What you should do: Could you find every line in the records below that contains the word "contact" and copy it?
..............................
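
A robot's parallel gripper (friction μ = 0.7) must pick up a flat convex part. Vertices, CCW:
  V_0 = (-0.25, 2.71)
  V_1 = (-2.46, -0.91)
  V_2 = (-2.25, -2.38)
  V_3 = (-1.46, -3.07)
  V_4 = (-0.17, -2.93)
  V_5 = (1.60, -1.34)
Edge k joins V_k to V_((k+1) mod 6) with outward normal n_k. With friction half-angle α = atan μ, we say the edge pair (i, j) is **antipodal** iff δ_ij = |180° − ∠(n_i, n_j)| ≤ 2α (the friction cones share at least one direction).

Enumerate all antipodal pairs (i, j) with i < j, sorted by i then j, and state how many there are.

count = 6; pairs: (0,3), (0,4), (0,5), (1,4), (1,5), (2,5)

α = atan 0.7 = 34.99°;  2α = 69.98°
n_0 = (-0.8535, +0.5211)
n_1 = (-0.9899, -0.1414)
n_2 = (-0.6578, -0.7532)
n_3 = (+0.1079, -0.9942)
n_4 = (+0.6683, -0.7439)
n_5 = (+0.9096, +0.4155)
  (0,1): δ = 140.47°  ·
  (0,2): δ = 99.73°  ·
  (0,3): δ = 52.40°  ✓
  (0,4): δ = 16.66°  ✓
  (0,5): δ = 55.95°  ✓
  (1,2): δ = 139.26°  ·
  (1,3): δ = 91.94°  ·
  (1,4): δ = 56.20°  ✓
  (1,5): δ = 16.42°  ✓
  (2,3): δ = 132.67°  ·
  (2,4): δ = 96.93°  ·
  (2,5): δ = 24.32°  ✓
  (3,4): δ = 144.26°  ·
  (3,5): δ = 71.64°  ·
  (4,5): δ = 107.38°  ·
antipodal pairs: 6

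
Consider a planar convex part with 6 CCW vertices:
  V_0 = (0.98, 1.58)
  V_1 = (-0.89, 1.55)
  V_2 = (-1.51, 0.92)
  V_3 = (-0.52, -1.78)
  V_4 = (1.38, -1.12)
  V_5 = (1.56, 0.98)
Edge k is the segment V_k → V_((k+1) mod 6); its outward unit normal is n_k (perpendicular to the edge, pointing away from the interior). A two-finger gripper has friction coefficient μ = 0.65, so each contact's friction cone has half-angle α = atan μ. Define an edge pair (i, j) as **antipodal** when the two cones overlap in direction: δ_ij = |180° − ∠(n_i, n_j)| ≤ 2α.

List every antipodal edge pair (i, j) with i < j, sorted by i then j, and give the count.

count = 6; pairs: (0,3), (1,3), (1,4), (2,4), (2,5), (3,5)

α = atan 0.65 = 33.02°;  2α = 66.05°
n_0 = (-0.0160, +0.9999)
n_1 = (-0.7127, +0.7014)
n_2 = (-0.9389, -0.3443)
n_3 = (+0.3281, -0.9446)
n_4 = (+0.9963, -0.0854)
n_5 = (+0.7190, +0.6950)
  (0,1): δ = 135.46°  ·
  (0,2): δ = 70.78°  ·
  (0,3): δ = 18.24°  ✓
  (0,4): δ = 84.18°  ·
  (0,5): δ = 133.11°  ·
  (1,2): δ = 115.32°  ·
  (1,3): δ = 26.30°  ✓
  (1,4): δ = 39.64°  ✓
  (1,5): δ = 88.57°  ·
  (2,3): δ = 90.98°  ·
  (2,4): δ = 25.04°  ✓
  (2,5): δ = 23.89°  ✓
  (3,4): δ = 114.05°  ·
  (3,5): δ = 65.13°  ✓
  (4,5): δ = 131.07°  ·
antipodal pairs: 6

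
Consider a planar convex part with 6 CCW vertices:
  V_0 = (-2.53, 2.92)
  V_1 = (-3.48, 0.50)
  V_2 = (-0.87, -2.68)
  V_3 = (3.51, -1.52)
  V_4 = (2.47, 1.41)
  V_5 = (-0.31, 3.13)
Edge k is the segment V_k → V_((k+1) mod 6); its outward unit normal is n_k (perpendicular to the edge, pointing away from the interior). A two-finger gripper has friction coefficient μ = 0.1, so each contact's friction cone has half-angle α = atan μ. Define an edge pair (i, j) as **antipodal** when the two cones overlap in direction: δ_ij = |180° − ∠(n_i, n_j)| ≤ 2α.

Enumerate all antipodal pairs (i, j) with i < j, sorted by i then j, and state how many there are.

count = 1; pairs: (2,5)

α = atan 0.1 = 5.71°;  2α = 11.42°
n_0 = (-0.9308, +0.3654)
n_1 = (-0.7730, -0.6344)
n_2 = (+0.2560, -0.9667)
n_3 = (+0.9424, +0.3345)
n_4 = (+0.5261, +0.8504)
n_5 = (-0.0942, +0.9956)
  (0,1): δ = 119.19°  ·
  (0,2): δ = 53.73°  ·
  (0,3): δ = 40.98°  ·
  (0,4): δ = 79.69°  ·
  (0,5): δ = 116.84°  ·
  (1,2): δ = 114.54°  ·
  (1,3): δ = 19.84°  ·
  (1,4): δ = 18.88°  ·
  (1,5): δ = 56.03°  ·
  (2,3): δ = 85.29°  ·
  (2,4): δ = 46.58°  ·
  (2,5): δ = 9.43°  ✓
  (3,4): δ = 141.29°  ·
  (3,5): δ = 104.14°  ·
  (4,5): δ = 142.85°  ·
antipodal pairs: 1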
..............................
Completed exercise:
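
Edge k is the segment V_k → V_((k+1) mod 6); its outward unit normal is n_k (perpendicular to the edge, pointing away from the interior). A two-finger gripper has friction coefficient μ = 0.65, so each contact's friction cone has half-angle α = atan μ. Define an edge pair (i, j) as **antipodal** when the two cones overlap in direction: δ_ij = |180° − ∠(n_i, n_j)| ≤ 2α.
Edge k is the segment V_k → V_((k+1) mod 6); its outward unit normal is n_k (perpendicular to the edge, pointing away from the interior). A two-finger gripper has friction coefficient μ = 0.1, so each contact's friction cone has half-angle α = atan μ. Define an edge pair (i, j) as **antipodal** when the two cones overlap in direction: δ_ij = |180° − ∠(n_i, n_j)| ≤ 2α.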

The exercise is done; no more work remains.